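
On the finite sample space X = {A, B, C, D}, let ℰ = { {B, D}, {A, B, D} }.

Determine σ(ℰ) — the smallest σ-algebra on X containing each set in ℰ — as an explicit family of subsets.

|σ(ℰ)| = 8.  σ(ℰ) = { {}, {A}, {C}, {A, C}, {B, D}, {A, B, D}, {B, C, D}, X }

Working:
Start: ℰ ∪ {∅, X} = { {}, {B, D}, {A, B, D}, X }.
Iteration 1. New:
  {C}  = X∖{A, B, D}
  {A, C}  = X∖{B, D}
  |family| = 6
Iteration 2 (1 new):
  {B, C, D}  = {C} ∪ {B, D}
  |family| = 7
Iteration 3. New:
  {A}  = X∖{B, C, D}
  |family| = 8
After Iteration 4 the family is unchanged; done.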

§

# [Brief]
Could you type out every entry again exactly as it stands?

# [Response area]
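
On the finite sample space X = {A, B, C, D}, let ℰ = { {B, D}, {A, B, D} }.

Determine σ(ℰ) — the smallest σ-algebra on X containing each set in ℰ — as an explicit family of subsets.

|σ(ℰ)| = 8.  σ(ℰ) = { {}, {A}, {C}, {A, C}, {B, D}, {A, B, D}, {B, C, D}, X }

Working:
Start: ℰ ∪ {∅, X} = { {}, {B, D}, {A, B, D}, X }.
Iteration 1. New:
  {C}  = X∖{A, B, D}
  {A, C}  = X∖{B, D}
  |family| = 6
Iteration 2 (1 new):
  {B, C, D}  = {C} ∪ {B, D}
  |family| = 7
Iteration 3. New:
  {A}  = X∖{B, C, D}
  |family| = 8
After Iteration 4 the family is unchanged; done.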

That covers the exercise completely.